═════ Material supplied ═════
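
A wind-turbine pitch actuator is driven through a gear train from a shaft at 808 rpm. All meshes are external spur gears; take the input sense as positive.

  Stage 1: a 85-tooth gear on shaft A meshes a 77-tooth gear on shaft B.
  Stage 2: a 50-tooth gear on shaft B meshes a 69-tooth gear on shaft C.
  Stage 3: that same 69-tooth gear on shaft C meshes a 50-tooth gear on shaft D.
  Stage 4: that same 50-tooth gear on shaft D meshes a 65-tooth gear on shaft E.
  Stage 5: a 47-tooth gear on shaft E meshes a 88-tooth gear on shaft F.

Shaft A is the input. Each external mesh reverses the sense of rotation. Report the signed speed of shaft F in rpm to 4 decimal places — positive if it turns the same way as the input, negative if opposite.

Stage 1 [85T→77T]: ω = 808.0000×85/77 = 891.9481 rpm, dir flips to −; running = −891.9481
Stage 2 [50T→69T]: ω = 891.9481×50/69 = 646.3392 rpm, dir flips to +; running = +646.3392
Stage 3 [69T→50T]: ω = 646.3392×69/50 = 891.9481 rpm, dir flips to −; running = −891.9481
Stage 4 [50T→65T]: ω = 891.9481×50/65 = 686.1139 rpm, dir flips to +; running = +686.1139
Stage 5 [47T→88T]: ω = 686.1139×47/88 = 366.4472 rpm, dir flips to −; running = −366.4472

-366.4472 rpm (opposite to input, |ω| = 366.4472 rpm)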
═════
> _Work order_
Everything from the line with "Stage 3: that" through the line with "Stage 5: a 47-tooth" should be written out exactly as it appears above, end lines included, and nothing outside that range.

> _Answer area_
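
  Stage 3: that same 69-tooth gear on shaft C meshes a 50-tooth gear on shaft D.
  Stage 4: that same 50-tooth gear on shaft D meshes a 65-tooth gear on shaft E.
  Stage 5: a 47-tooth gear on shaft E meshes a 88-tooth gear on shaft F.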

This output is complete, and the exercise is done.